**Work required**
Output, without alteration, the first line of the entries and each line after it, stopping with the line that contains "(0,1) r=18 g=211 b=162 α=5/8".

**Data supplied**
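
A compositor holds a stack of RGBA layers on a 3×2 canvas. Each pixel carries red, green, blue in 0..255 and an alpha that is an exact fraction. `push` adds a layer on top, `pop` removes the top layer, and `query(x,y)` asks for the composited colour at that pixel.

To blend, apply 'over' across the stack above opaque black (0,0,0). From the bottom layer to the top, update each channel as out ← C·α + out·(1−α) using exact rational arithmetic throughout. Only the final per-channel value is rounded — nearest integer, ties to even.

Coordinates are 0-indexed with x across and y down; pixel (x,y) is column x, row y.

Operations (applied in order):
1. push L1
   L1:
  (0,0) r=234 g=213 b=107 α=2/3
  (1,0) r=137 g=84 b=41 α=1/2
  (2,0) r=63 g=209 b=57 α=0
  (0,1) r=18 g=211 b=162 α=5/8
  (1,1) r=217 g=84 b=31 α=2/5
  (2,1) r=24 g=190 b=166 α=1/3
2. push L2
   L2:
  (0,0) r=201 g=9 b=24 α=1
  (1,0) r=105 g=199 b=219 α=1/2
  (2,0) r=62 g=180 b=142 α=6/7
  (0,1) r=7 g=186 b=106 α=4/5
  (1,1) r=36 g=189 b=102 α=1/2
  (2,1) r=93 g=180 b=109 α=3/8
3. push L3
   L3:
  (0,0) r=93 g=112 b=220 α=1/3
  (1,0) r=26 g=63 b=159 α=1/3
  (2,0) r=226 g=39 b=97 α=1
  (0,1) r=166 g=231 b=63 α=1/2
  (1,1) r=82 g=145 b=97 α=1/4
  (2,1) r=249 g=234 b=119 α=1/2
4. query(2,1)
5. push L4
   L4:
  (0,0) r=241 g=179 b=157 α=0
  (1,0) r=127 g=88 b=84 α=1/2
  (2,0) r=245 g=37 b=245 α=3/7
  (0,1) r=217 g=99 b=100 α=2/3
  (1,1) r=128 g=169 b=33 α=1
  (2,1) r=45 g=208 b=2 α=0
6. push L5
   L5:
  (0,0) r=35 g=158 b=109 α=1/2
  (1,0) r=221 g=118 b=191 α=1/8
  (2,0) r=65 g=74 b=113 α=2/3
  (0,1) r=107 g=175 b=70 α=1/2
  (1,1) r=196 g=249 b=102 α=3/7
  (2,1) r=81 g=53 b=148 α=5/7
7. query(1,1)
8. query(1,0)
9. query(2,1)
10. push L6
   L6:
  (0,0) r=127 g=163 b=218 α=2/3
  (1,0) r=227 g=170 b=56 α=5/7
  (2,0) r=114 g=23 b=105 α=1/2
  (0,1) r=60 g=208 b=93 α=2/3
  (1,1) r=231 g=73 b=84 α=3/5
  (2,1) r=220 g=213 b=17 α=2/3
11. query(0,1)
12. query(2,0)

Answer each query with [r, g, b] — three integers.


at x=2,y=1 over L1,L2,L3:
after L1 α=1/3: [8, 190/3, 166/3]
after L2 α=3/8: [319/8, 1285/12, 1811/24]
after L3 α=1/2: [2311/16, 4093/24, 4667/48]
→ [144, 171, 97]

query (1,1) [L1,L2,L3,L4,L5] — begin 0,0,0
after L1 α=2/5: [434/5, 168/5, 62/5]
after L2 α=1/2: [307/5, 1113/10, 286/5]
after L3 α=1/4: [1331/20, 4789/40, 1343/20]
after L4 α=1: [128, 169, 33]
after L5 α=3/7: [1100/7, 1423/7, 438/7]
rounded: [157, 203, 63]

at x=1,y=0 over L1,L2,L3,L4,L5:
after L1 α=1/2: [137/2, 42, 41/2]
after L2 α=1/2: [347/4, 241/2, 479/4]
after L3 α=1/3: [133/2, 304/3, 797/6]
after L4 α=1/2: [387/4, 284/3, 1301/12]
after L5 α=1/8: [3593/32, 1171/12, 11399/96]
→ [112, 98, 119]

(2,1) stack=L1,L2,L3,L4,L5; from [0,0,0]:
+L1 (α=1/3) → [8, 190/3, 166/3]
+L2 (α=3/8) → [319/8, 1285/12, 1811/24]
+L3 (α=1/2) → [2311/16, 4093/24, 4667/48]
+L4 (α=0) → [2311/16, 4093/24, 4667/48]
+L5 (α=5/7) → [793/8, 1039/12, 22427/168]
= [99, 87, 133]

query (0,1) [L1,L2,L3,L4,L5,L6] — begin 0,0,0
after L1 α=5/8: [45/4, 1055/8, 405/4]
after L2 α=4/5: [157/20, 7007/40, 2101/20]
after L3 α=1/2: [3477/40, 16247/80, 3361/40]
after L4 α=2/3: [20837/120, 32087/240, 3787/40]
after L5 α=1/2: [33677/240, 74087/480, 6587/80]
after L6 α=2/3: [62477/720, 273767/1440, 21467/240]
→ [87, 190, 89]

at x=2,y=0 over L1,L2,L3,L4,L5,L6:
+L1 (α=0) → [0, 0, 0]
+L2 (α=6/7) → [372/7, 1080/7, 852/7]
+L3 (α=1) → [226, 39, 97]
+L4 (α=3/7) → [1639/7, 267/7, 1123/7]
+L5 (α=2/3) → [2549/21, 1303/21, 2705/21]
+L6 (α=1/2) → [4943/42, 893/21, 2455/21]
→ [118, 43, 117]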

**Answer**
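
A compositor holds a stack of RGBA layers on a 3×2 canvas. Each pixel carries red, green, blue in 0..255 and an alpha that is an exact fraction. `push` adds a layer on top, `pop` removes the top layer, and `query(x,y)` asks for the composited colour at that pixel.

To blend, apply 'over' across the stack above opaque black (0,0,0). From the bottom layer to the top, update each channel as out ← C·α + out·(1−α) using exact rational arithmetic throughout. Only the final per-channel value is rounded — nearest integer, ties to even.

Coordinates are 0-indexed with x across and y down; pixel (x,y) is column x, row y.

Operations (applied in order):
1. push L1
   L1:
  (0,0) r=234 g=213 b=107 α=2/3
  (1,0) r=137 g=84 b=41 α=1/2
  (2,0) r=63 g=209 b=57 α=0
  (0,1) r=18 g=211 b=162 α=5/8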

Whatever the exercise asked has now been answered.